* Exercise objective
Write out the complete data exactly as written.

□ □ □ □

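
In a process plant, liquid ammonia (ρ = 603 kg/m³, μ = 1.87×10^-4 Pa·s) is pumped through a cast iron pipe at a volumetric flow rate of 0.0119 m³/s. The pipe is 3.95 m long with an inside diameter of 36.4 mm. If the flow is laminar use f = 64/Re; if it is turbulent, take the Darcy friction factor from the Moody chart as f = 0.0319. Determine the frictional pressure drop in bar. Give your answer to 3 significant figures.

ΔP ≈ 1.36 bar

Cross-sectional area A = πD²/4 = π(0.0364)²/4 = 0.001041 m²; mean velocity V = Q/A = 0.0119/0.001041 = 11.44 m/s.
Reynolds number Re = ρVD/μ = 603 · 11.44 · 0.0364 / 0.000187 = 1.342e+06.
Re > 4000 → turbulent; use the Moody-chart value f = 0.0319.
Darcy-Weisbach: ΔP = f(L/D)(ρV²/2) = 0.0319·(3.95/0.0364)·(603·11.44²/2) = 0.0319·108.5·3.943e+04 = 1.365e+05 Pa.
ΔP = 1.365e+05 Pa = 1.36 bar.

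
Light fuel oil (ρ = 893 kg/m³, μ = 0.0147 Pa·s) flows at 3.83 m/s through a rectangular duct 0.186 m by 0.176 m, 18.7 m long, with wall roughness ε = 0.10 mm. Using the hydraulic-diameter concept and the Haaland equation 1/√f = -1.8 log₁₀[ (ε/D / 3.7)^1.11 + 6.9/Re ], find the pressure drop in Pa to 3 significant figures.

ΔP ≈ 15600 Pa

Hydraulic diameter D_h = 4A/P = 4·(0.186·0.176)/(2·(0.186+0.176)) = 0.1309/0.724 = 0.1809 m.
Re = ρVD_h/μ = 893·3.83·0.1809/0.0147 = 4.208e+04.
ε/D_h = 0.0001/0.1809 = 0.000553; Haaland gives 1/√f = -1.8 log₁₀[5.67e-05+0.000164] = 6.581, so f = 0.02309.
ΔP = f(L/D_h)(ρV²/2) = 0.02309·18.7/0.1809·6550 = 1.564e+04 Pa.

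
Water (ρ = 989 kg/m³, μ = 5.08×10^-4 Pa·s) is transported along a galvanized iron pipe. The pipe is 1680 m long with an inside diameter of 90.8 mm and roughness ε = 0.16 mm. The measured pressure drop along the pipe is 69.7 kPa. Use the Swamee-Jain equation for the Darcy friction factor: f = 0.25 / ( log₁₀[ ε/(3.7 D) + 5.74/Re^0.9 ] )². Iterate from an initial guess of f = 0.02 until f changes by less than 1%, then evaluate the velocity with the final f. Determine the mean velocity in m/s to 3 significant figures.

Rearranging Darcy-Weisbach: V = √(2·ΔP·D/(f·L·ρ)). With ε/D = 0.00016/0.0908 = 0.00176, iterate starting from f = 0.02:
  f = 0.02 → V = √(2·6.97e+04·0.0908/(0.02·1680·989)) = 0.6172 m/s; Re = ρVD/μ = 1.091e+05; f → 0.02455
  f = 0.02455 → V = 0.557 m/s; Re = 9.847e+04; f → 0.02472
Converged (Δf/f < 1%). With the final f = 0.02472: V = √(2·6.97e+04·0.0908/(0.02472·1680·989)) = 0.5552 m/s.

V ≈ 0.555 m/s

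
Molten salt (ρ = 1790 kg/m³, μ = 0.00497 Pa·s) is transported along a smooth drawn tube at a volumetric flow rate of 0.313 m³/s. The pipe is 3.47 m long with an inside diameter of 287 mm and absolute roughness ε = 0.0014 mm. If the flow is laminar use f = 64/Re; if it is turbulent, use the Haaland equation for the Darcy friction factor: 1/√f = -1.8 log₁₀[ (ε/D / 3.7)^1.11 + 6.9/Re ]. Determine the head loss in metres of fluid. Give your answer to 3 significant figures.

Cross-sectional area A = πD²/4 = π(0.287)²/4 = 0.06469 m²; mean velocity V = Q/A = 0.313/0.06469 = 4.838 m/s.
Reynolds number Re = ρVD/μ = 1790 · 4.838 · 0.287 / 0.00497 = 5.001e+05.
Re > 4000 → turbulent. Relative roughness ε/D = 1.4e-06/0.287 = 4.88e-06. Haaland: 1/√f = -1.8 log₁₀[(4.88e-06/3.7)^1.11 + 6.9/5.001e+05] = -1.8 log₁₀[2.97e-07 + 1.38e-05] = 8.732, so f = 0.01312.
Darcy-Weisbach: ΔP = f(L/D)(ρV²/2) = 0.01312·(3.47/0.287)·(1790·4.838²/2) = 0.01312·12.09·2.095e+04 = 3322 Pa.
Head loss h_f = ΔP/(ρg) = 3322/(1790·9.81) = 0.189 m.

h_f ≈ 0.189 m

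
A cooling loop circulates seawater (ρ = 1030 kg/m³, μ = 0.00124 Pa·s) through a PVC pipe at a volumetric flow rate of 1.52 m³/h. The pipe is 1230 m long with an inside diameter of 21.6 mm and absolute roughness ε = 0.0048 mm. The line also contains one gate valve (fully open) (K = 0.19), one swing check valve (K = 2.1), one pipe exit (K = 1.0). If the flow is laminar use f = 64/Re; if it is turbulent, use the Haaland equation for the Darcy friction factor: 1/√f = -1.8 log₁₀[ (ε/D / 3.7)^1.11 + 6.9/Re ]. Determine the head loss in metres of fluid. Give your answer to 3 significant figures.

Q = 1.52 m³/h = 1.52/3600 = 0.0004222 m³/s.
Cross-sectional area A = πD²/4 = π(0.0216)²/4 = 0.0003664 m²; mean velocity V = Q/A = 0.0004222/0.0003664 = 1.152 m/s.
Reynolds number Re = ρVD/μ = 1030 · 1.152 · 0.0216 / 0.00124 = 2.067e+04.
Re > 4000 → turbulent. Relative roughness ε/D = 4.8e-06/0.0216 = 0.000222. Haaland: 1/√f = -1.8 log₁₀[(0.000222/3.7)^1.11 + 6.9/2.067e+04] = -1.8 log₁₀[2.06e-05 + 0.000334] = 6.211, so f = 0.02592.
Total minor-loss coefficient ΣK = 1·0.19 + 1·2.1 + 1·1 = 3.29.
ΔP = [f·L/D + ΣK]·(ρV²/2) = [0.02592·1230/0.0216 + 3.29]·(1030·1.152²/2) = [1476 + 3.29]·683.7 = 1.012e+06 Pa.
Head loss h_f = ΔP/(ρg) = 1.012e+06/(1030·9.81) = 100 m.

h_f ≈ 100 m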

□ □ □ □

* Result of this exercise
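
In a process plant, liquid ammonia (ρ = 603 kg/m³, μ = 1.87×10^-4 Pa·s) is pumped through a cast iron pipe at a volumetric flow rate of 0.0119 m³/s. The pipe is 3.95 m long with an inside diameter of 36.4 mm. If the flow is laminar use f = 64/Re; if it is turbulent, take the Darcy friction factor from the Moody chart as f = 0.0319. Determine the frictional pressure drop in bar. Give your answer to 3 significant figures.

ΔP ≈ 1.36 bar

Cross-sectional area A = πD²/4 = π(0.0364)²/4 = 0.001041 m²; mean velocity V = Q/A = 0.0119/0.001041 = 11.44 m/s.
Reynolds number Re = ρVD/μ = 603 · 11.44 · 0.0364 / 0.000187 = 1.342e+06.
Re > 4000 → turbulent; use the Moody-chart value f = 0.0319.
Darcy-Weisbach: ΔP = f(L/D)(ρV²/2) = 0.0319·(3.95/0.0364)·(603·11.44²/2) = 0.0319·108.5·3.943e+04 = 1.365e+05 Pa.
ΔP = 1.365e+05 Pa = 1.36 bar.

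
Light fuel oil (ρ = 893 kg/m³, μ = 0.0147 Pa·s) flows at 3.83 m/s through a rectangular duct 0.186 m by 0.176 m, 18.7 m long, with wall roughness ε = 0.10 mm. Using the hydraulic-diameter concept and the Haaland equation 1/√f = -1.8 log₁₀[ (ε/D / 3.7)^1.11 + 6.9/Re ], find the pressure drop in Pa to 3 significant figures.

ΔP ≈ 15600 Pa

Hydraulic diameter D_h = 4A/P = 4·(0.186·0.176)/(2·(0.186+0.176)) = 0.1309/0.724 = 0.1809 m.
Re = ρVD_h/μ = 893·3.83·0.1809/0.0147 = 4.208e+04.
ε/D_h = 0.0001/0.1809 = 0.000553; Haaland gives 1/√f = -1.8 log₁₀[5.67e-05+0.000164] = 6.581, so f = 0.02309.
ΔP = f(L/D_h)(ρV²/2) = 0.02309·18.7/0.1809·6550 = 1.564e+04 Pa.

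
Water (ρ = 989 kg/m³, μ = 5.08×10^-4 Pa·s) is transported along a galvanized iron pipe. The pipe is 1680 m long with an inside diameter of 90.8 mm and roughness ε = 0.16 mm. The measured pressure drop along the pipe is 69.7 kPa. Use the Swamee-Jain equation for the Darcy friction factor: f = 0.25 / ( log₁₀[ ε/(3.7 D) + 5.74/Re^0.9 ] )². Iterate from an initial guess of f = 0.02 until f changes by less than 1%, then evaluate the velocity with the final f. Determine the mean velocity in m/s to 3 significant figures.

Rearranging Darcy-Weisbach: V = √(2·ΔP·D/(f·L·ρ)). With ε/D = 0.00016/0.0908 = 0.00176, iterate starting from f = 0.02:
  f = 0.02 → V = √(2·6.97e+04·0.0908/(0.02·1680·989)) = 0.6172 m/s; Re = ρVD/μ = 1.091e+05; f → 0.02455
  f = 0.02455 → V = 0.557 m/s; Re = 9.847e+04; f → 0.02472
Converged (Δf/f < 1%). With the final f = 0.02472: V = √(2·6.97e+04·0.0908/(0.02472·1680·989)) = 0.5552 m/s.

V ≈ 0.555 m/s

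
Molten salt (ρ = 1790 kg/m³, μ = 0.00497 Pa·s) is transported along a smooth drawn tube at a volumetric flow rate of 0.313 m³/s. The pipe is 3.47 m long with an inside diameter of 287 mm and absolute roughness ε = 0.0014 mm. If the flow is laminar use f = 64/Re; if it is turbulent, use the Haaland equation for the Darcy friction factor: 1/√f = -1.8 log₁₀[ (ε/D / 3.7)^1.11 + 6.9/Re ]. Determine the head loss in metres of fluid. Give your answer to 3 significant figures.

Cross-sectional area A = πD²/4 = π(0.287)²/4 = 0.06469 m²; mean velocity V = Q/A = 0.313/0.06469 = 4.838 m/s.
Reynolds number Re = ρVD/μ = 1790 · 4.838 · 0.287 / 0.00497 = 5.001e+05.
Re > 4000 → turbulent. Relative roughness ε/D = 1.4e-06/0.287 = 4.88e-06. Haaland: 1/√f = -1.8 log₁₀[(4.88e-06/3.7)^1.11 + 6.9/5.001e+05] = -1.8 log₁₀[2.97e-07 + 1.38e-05] = 8.732, so f = 0.01312.
Darcy-Weisbach: ΔP = f(L/D)(ρV²/2) = 0.01312·(3.47/0.287)·(1790·4.838²/2) = 0.01312·12.09·2.095e+04 = 3322 Pa.
Head loss h_f = ΔP/(ρg) = 3322/(1790·9.81) = 0.189 m.

h_f ≈ 0.189 m

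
A cooling loop circulates seawater (ρ = 1030 kg/m³, μ = 0.00124 Pa·s) through a PVC pipe at a volumetric flow rate of 1.52 m³/h. The pipe is 1230 m long with an inside diameter of 21.6 mm and absolute roughness ε = 0.0048 mm. The line also contains one gate valve (fully open) (K = 0.19), one swing check valve (K = 2.1), one pipe exit (K = 1.0). If the flow is laminar use f = 64/Re; if it is turbulent, use the Haaland equation for the Darcy friction factor: 1/√f = -1.8 log₁₀[ (ε/D / 3.7)^1.11 + 6.9/Re ]. Determine the head loss in metres of fluid. Give your answer to 3 significant figures.

Q = 1.52 m³/h = 1.52/3600 = 0.0004222 m³/s.
Cross-sectional area A = πD²/4 = π(0.0216)²/4 = 0.0003664 m²; mean velocity V = Q/A = 0.0004222/0.0003664 = 1.152 m/s.
Reynolds number Re = ρVD/μ = 1030 · 1.152 · 0.0216 / 0.00124 = 2.067e+04.
Re > 4000 → turbulent. Relative roughness ε/D = 4.8e-06/0.0216 = 0.000222. Haaland: 1/√f = -1.8 log₁₀[(0.000222/3.7)^1.11 + 6.9/2.067e+04] = -1.8 log₁₀[2.06e-05 + 0.000334] = 6.211, so f = 0.02592.
Total minor-loss coefficient ΣK = 1·0.19 + 1·2.1 + 1·1 = 3.29.
ΔP = [f·L/D + ΣK]·(ρV²/2) = [0.02592·1230/0.0216 + 3.29]·(1030·1.152²/2) = [1476 + 3.29]·683.7 = 1.012e+06 Pa.
Head loss h_f = ΔP/(ρg) = 1.012e+06/(1030·9.81) = 100 m.

h_f ≈ 100 m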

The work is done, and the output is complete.